(Brief): Using the records below, filter out every line that lacks "sqrt" and copy the rest.

Records shown below:

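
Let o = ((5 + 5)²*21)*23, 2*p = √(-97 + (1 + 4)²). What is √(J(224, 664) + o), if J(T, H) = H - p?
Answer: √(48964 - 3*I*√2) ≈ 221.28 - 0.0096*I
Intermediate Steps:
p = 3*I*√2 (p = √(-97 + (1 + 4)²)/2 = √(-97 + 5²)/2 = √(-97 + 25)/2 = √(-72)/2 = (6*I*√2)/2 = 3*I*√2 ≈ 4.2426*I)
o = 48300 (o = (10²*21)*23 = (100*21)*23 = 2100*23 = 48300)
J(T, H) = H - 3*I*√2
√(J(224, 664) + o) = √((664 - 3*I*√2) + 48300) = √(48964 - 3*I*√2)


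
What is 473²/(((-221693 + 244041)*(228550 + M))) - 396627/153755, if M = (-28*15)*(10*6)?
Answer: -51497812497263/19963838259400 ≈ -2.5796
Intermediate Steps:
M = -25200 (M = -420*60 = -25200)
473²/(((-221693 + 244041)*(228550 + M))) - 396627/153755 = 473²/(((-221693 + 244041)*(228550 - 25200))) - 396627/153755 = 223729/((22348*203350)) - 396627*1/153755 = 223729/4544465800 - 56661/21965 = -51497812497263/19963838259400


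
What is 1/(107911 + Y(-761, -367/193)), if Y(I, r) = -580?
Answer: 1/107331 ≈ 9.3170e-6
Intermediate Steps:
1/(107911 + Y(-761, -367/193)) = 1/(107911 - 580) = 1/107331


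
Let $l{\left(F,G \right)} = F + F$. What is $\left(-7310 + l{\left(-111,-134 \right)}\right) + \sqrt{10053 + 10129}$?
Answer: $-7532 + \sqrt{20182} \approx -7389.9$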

End of Records shown.
Records shown below:

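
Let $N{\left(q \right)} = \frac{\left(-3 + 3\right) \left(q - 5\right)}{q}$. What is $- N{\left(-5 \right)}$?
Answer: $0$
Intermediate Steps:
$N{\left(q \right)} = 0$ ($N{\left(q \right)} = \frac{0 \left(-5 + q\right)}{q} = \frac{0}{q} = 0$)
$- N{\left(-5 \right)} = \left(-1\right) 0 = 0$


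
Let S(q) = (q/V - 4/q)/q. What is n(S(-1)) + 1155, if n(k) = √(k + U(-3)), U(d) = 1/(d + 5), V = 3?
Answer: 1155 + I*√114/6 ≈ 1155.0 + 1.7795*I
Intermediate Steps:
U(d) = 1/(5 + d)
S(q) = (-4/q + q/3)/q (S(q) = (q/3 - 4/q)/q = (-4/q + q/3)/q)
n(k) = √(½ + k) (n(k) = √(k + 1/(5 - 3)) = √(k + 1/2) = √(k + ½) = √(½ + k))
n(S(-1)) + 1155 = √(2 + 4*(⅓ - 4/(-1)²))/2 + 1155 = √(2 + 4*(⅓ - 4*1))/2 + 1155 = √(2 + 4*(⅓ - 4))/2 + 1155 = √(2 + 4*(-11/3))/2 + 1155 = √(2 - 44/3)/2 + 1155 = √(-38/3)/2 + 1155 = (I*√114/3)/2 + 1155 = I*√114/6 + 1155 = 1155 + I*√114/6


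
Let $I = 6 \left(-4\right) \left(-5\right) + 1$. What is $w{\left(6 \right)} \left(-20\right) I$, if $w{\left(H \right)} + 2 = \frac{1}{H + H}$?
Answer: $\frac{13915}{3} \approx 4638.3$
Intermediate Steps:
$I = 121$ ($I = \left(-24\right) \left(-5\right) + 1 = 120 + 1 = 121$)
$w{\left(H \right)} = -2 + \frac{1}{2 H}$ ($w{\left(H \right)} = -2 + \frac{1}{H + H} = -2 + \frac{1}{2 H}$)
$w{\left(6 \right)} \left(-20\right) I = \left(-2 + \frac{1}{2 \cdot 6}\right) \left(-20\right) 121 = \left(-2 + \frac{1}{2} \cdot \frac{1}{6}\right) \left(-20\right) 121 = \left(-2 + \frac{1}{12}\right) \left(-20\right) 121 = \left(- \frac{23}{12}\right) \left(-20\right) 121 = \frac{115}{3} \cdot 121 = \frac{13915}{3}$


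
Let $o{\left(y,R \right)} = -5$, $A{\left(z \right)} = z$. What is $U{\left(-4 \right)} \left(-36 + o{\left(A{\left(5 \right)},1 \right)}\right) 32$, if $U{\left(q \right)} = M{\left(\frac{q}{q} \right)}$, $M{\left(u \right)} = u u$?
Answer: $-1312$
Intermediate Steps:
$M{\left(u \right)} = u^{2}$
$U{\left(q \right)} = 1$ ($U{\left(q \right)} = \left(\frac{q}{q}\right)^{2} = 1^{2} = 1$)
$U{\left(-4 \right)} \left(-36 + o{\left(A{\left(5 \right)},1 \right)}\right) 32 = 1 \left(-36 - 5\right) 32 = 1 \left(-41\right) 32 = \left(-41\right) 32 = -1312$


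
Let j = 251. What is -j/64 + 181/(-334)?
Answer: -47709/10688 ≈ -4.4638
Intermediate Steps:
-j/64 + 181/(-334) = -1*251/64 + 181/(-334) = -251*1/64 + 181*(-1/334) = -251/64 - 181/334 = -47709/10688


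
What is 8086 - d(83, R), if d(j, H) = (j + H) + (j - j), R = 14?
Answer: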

End of Records shown.
Records shown below:

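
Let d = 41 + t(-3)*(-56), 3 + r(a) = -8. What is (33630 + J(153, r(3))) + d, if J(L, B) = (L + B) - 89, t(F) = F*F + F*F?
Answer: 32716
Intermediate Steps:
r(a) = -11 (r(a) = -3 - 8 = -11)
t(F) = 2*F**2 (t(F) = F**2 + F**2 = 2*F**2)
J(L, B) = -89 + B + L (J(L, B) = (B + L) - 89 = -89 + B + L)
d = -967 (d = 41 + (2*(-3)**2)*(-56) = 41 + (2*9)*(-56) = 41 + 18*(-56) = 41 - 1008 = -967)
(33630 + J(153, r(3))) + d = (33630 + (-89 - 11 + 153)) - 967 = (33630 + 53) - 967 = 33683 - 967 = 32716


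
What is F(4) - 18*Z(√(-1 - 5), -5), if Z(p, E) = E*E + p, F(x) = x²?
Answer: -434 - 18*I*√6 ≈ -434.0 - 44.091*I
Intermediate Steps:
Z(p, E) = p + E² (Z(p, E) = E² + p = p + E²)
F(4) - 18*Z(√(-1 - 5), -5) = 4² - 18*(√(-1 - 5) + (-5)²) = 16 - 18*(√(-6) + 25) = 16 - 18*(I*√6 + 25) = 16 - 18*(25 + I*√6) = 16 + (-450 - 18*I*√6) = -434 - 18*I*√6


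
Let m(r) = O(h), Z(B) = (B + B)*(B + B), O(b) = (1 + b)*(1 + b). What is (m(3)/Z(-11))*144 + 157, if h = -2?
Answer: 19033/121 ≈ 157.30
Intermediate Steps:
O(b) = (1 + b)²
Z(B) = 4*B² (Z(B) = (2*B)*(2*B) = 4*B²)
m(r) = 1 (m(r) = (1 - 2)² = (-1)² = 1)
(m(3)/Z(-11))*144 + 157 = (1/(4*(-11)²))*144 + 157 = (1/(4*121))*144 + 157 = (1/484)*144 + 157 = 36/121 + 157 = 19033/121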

End of Records shown.

(Answer):
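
Let $l{\left(F,G \right)} = F + F$. What is $\left(-7310 + l{\left(-111,-134 \right)}\right) + \sqrt{10053 + 10129}$?
Answer: $-7532 + \sqrt{20182} \approx -7389.9$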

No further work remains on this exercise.